--- Records to process ---
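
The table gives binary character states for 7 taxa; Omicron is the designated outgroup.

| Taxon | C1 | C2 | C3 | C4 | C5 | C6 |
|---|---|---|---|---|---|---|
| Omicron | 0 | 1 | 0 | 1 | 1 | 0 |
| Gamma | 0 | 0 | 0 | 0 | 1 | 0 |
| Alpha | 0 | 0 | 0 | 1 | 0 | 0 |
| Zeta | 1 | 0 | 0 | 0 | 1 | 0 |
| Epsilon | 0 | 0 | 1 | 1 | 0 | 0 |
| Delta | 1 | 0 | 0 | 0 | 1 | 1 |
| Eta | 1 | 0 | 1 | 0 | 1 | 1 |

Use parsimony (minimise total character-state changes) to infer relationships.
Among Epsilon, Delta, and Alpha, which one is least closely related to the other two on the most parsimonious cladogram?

Delta

Character polarity is set by the outgroup: the derived state is whichever differs from the outgroup's state, so for C2, C4, C5 the derived state is '0', and for the remaining characters it is '1'.
C1 (derived state '1') is shared by Delta, Eta, and Zeta — a synapomorphy uniting that clade.
C2 (derived state '0') is shared by all ingroup taxa — unites the whole ingroup.
C3 (state '1') occurs in Epsilon and Eta but conflicts with the nesting implied by the other characters — most parsimoniously interpreted as homoplasy.
C4: derived state '0' in Delta, Eta, Gamma, and Zeta only — synapomorphy for {Delta, Eta, Gamma, Zeta}.
C5 (derived state '0') is shared by Alpha and Epsilon — a synapomorphy uniting that clade.
Only Delta and Eta show the derived state '1' for C6, supporting them as a clade.
Most parsimonious ingroup topology: ((Gamma,(Zeta,(Delta,Eta))),(Alpha,Epsilon)).
Epsilon and Alpha share a more recent common ancestor with each other than either does with Delta, so Delta is the least closely related of the three.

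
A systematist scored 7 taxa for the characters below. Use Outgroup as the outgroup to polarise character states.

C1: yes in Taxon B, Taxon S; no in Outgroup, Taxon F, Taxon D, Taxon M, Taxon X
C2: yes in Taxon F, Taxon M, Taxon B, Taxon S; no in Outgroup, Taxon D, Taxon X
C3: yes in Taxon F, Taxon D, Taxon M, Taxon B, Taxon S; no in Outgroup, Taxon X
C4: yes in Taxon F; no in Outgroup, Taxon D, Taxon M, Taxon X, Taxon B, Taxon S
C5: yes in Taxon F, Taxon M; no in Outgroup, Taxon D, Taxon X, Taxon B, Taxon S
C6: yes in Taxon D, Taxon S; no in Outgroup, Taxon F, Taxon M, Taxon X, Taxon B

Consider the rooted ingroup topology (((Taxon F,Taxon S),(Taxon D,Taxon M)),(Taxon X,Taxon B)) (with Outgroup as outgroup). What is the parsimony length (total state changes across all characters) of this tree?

Map each character onto (((Taxon F,Taxon S),(Taxon D,Taxon M)),(Taxon X,Taxon B)) (rooted by Outgroup) and count the minimum state changes it requires (Fitch parsimony):
C1: 2; C2: 3; C3: 2; C4: 1; C5: 2; C6: 2.
Total tree length = 12.

12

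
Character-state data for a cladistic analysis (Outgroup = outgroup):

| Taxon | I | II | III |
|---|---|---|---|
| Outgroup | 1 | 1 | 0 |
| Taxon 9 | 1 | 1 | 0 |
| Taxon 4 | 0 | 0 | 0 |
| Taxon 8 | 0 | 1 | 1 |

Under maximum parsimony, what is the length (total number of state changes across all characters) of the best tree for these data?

Character polarity is set by the outgroup: the derived state is whichever differs from the outgroup's state, so for I, II the derived state is '0', and for the remaining characters it is '1'.
I (derived state '0') is shared by Taxon 4 and Taxon 8 — a synapomorphy uniting that clade.
II (derived state '0') is unique to Taxon 4 (autapomorphy; uninformative for grouping).
III: derived state '1' in Taxon 8 only — an autapomorphy, so it tells us nothing about relationships among taxa.
Most parsimonious ingroup topology: (Taxon 9,(Taxon 4,Taxon 8)).
Changes per character on this tree: I: 1; II: 1; III: 1.
Total = 3.

3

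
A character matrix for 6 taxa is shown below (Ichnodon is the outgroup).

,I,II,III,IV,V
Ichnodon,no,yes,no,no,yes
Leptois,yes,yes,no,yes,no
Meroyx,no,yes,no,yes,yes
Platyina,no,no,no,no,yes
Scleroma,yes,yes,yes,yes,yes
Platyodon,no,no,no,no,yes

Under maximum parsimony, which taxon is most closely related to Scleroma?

Leptois

Character polarity is set by the outgroup: the derived state is whichever differs from the outgroup's state, so for II, V the derived state is 'no', and for the remaining characters it is 'yes'.
I (derived state 'yes') is shared by Leptois and Scleroma — a synapomorphy uniting that clade.
Only Platyina and Platyodon show the derived state 'no' for II, supporting them as a clade.
III: derived state 'yes' in Scleroma only — an autapomorphy, so it tells us nothing about relationships among taxa.
IV: derived state 'yes' in Leptois, Meroyx, and Scleroma only — synapomorphy for {Leptois, Meroyx, Scleroma}.
V (derived state 'no') is unique to Leptois (autapomorphy; uninformative for grouping).
Most parsimonious ingroup topology: (((Leptois,Scleroma),Meroyx),(Platyina,Platyodon)).
Scleroma and Leptois form a cherry on this tree, so they are sister taxa.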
---
Pick out and copy the lines of the material that include the word "states".

● **Completed task**
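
The table gives binary character states for 7 taxa; Omicron is the designated outgroup.
A systematist scored 7 taxa for the characters below. Use Outgroup as the outgroup to polarise character states.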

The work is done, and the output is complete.